Extracted records:
■ ■ ■

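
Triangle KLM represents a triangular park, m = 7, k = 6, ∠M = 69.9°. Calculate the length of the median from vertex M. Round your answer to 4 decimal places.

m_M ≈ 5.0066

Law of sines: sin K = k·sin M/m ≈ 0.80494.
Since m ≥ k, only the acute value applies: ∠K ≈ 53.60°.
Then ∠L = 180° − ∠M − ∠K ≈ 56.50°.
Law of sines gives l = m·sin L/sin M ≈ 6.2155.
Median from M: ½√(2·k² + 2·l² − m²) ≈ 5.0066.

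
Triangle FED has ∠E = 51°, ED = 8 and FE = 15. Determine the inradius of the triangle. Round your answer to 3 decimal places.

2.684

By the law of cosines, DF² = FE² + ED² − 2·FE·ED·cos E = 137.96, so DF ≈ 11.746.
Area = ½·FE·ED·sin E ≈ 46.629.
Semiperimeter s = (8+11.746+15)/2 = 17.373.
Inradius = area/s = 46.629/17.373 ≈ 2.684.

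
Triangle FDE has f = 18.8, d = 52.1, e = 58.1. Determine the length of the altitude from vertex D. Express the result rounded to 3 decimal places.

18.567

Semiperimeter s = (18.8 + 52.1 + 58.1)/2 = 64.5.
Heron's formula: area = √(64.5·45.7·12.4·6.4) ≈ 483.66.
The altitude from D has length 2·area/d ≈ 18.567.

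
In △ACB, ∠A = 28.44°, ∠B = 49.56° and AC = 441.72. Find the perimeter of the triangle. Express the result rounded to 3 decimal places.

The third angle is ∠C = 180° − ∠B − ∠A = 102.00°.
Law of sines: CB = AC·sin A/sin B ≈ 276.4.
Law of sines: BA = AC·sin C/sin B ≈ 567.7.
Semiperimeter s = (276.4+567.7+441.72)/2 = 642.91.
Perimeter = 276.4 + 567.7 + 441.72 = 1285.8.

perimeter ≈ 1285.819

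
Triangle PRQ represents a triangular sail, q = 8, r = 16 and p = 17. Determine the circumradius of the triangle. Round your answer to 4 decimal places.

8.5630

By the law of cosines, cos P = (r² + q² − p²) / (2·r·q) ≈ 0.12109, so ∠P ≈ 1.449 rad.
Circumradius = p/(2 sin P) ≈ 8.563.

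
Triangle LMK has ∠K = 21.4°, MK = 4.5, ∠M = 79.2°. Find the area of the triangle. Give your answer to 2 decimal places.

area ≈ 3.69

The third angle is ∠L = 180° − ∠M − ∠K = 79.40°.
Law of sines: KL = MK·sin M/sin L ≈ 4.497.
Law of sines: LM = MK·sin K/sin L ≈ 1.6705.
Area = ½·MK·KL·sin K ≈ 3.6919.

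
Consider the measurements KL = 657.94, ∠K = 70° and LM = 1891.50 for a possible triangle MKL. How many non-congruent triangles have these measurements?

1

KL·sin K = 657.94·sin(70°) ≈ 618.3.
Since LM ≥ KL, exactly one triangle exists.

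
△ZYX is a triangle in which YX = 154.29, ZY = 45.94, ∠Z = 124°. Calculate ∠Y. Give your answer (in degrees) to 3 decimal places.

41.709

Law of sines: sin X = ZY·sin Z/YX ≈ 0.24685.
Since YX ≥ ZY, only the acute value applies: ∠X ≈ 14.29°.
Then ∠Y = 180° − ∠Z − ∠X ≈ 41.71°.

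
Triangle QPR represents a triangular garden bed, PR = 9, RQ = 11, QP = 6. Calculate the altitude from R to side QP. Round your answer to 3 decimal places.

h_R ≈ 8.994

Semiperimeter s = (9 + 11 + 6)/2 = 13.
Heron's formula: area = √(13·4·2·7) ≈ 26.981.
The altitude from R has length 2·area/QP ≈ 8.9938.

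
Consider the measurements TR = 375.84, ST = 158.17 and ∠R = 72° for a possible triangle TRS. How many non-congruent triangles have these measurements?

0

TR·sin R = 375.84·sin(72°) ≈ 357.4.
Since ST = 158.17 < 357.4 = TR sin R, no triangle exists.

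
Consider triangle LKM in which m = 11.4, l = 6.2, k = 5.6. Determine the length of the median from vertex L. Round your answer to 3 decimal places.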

■ ■ ■

■ **TASK TO COMPLETE**:
The expected output is the complete data, repeated exactly.

■ **WRITTEN RESPONSE**:
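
Triangle KLM represents a triangular park, m = 7, k = 6, ∠M = 69.9°. Calculate the length of the median from vertex M. Round your answer to 4 decimal places.

m_M ≈ 5.0066

Law of sines: sin K = k·sin M/m ≈ 0.80494.
Since m ≥ k, only the acute value applies: ∠K ≈ 53.60°.
Then ∠L = 180° − ∠M − ∠K ≈ 56.50°.
Law of sines gives l = m·sin L/sin M ≈ 6.2155.
Median from M: ½√(2·k² + 2·l² − m²) ≈ 5.0066.

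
Triangle FED has ∠E = 51°, ED = 8 and FE = 15. Determine the inradius of the triangle. Round your answer to 3 decimal places.

2.684

By the law of cosines, DF² = FE² + ED² − 2·FE·ED·cos E = 137.96, so DF ≈ 11.746.
Area = ½·FE·ED·sin E ≈ 46.629.
Semiperimeter s = (8+11.746+15)/2 = 17.373.
Inradius = area/s = 46.629/17.373 ≈ 2.684.

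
Triangle FDE has f = 18.8, d = 52.1, e = 58.1. Determine the length of the altitude from vertex D. Express the result rounded to 3 decimal places.

18.567

Semiperimeter s = (18.8 + 52.1 + 58.1)/2 = 64.5.
Heron's formula: area = √(64.5·45.7·12.4·6.4) ≈ 483.66.
The altitude from D has length 2·area/d ≈ 18.567.

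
In △ACB, ∠A = 28.44°, ∠B = 49.56° and AC = 441.72. Find the perimeter of the triangle. Express the result rounded to 3 decimal places.

The third angle is ∠C = 180° − ∠B − ∠A = 102.00°.
Law of sines: CB = AC·sin A/sin B ≈ 276.4.
Law of sines: BA = AC·sin C/sin B ≈ 567.7.
Semiperimeter s = (276.4+567.7+441.72)/2 = 642.91.
Perimeter = 276.4 + 567.7 + 441.72 = 1285.8.

perimeter ≈ 1285.819

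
Triangle PRQ represents a triangular sail, q = 8, r = 16 and p = 17. Determine the circumradius of the triangle. Round your answer to 4 decimal places.

8.5630

By the law of cosines, cos P = (r² + q² − p²) / (2·r·q) ≈ 0.12109, so ∠P ≈ 1.449 rad.
Circumradius = p/(2 sin P) ≈ 8.563.

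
Triangle LMK has ∠K = 21.4°, MK = 4.5, ∠M = 79.2°. Find the area of the triangle. Give your answer to 2 decimal places.

area ≈ 3.69

The third angle is ∠L = 180° − ∠M − ∠K = 79.40°.
Law of sines: KL = MK·sin M/sin L ≈ 4.497.
Law of sines: LM = MK·sin K/sin L ≈ 1.6705.
Area = ½·MK·KL·sin K ≈ 3.6919.

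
Consider the measurements KL = 657.94, ∠K = 70° and LM = 1891.50 for a possible triangle MKL. How many non-congruent triangles have these measurements?

1

KL·sin K = 657.94·sin(70°) ≈ 618.3.
Since LM ≥ KL, exactly one triangle exists.

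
△ZYX is a triangle in which YX = 154.29, ZY = 45.94, ∠Z = 124°. Calculate ∠Y. Give your answer (in degrees) to 3 decimal places.

41.709

Law of sines: sin X = ZY·sin Z/YX ≈ 0.24685.
Since YX ≥ ZY, only the acute value applies: ∠X ≈ 14.29°.
Then ∠Y = 180° − ∠Z − ∠X ≈ 41.71°.

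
Triangle QPR represents a triangular garden bed, PR = 9, RQ = 11, QP = 6. Calculate the altitude from R to side QP. Round your answer to 3 decimal places.

h_R ≈ 8.994

Semiperimeter s = (9 + 11 + 6)/2 = 13.
Heron's formula: area = √(13·4·2·7) ≈ 26.981.
The altitude from R has length 2·area/QP ≈ 8.9938.

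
Consider the measurements TR = 375.84, ST = 158.17 and ∠R = 72° for a possible triangle TRS. How many non-congruent triangles have these measurements?

0

TR·sin R = 375.84·sin(72°) ≈ 357.4.
Since ST = 158.17 < 357.4 = TR sin R, no triangle exists.

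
Consider triangle LKM in which m = 11.4, l = 6.2, k = 5.6. Determine the length of the median from vertex L. Round your answer to 3 decimal places.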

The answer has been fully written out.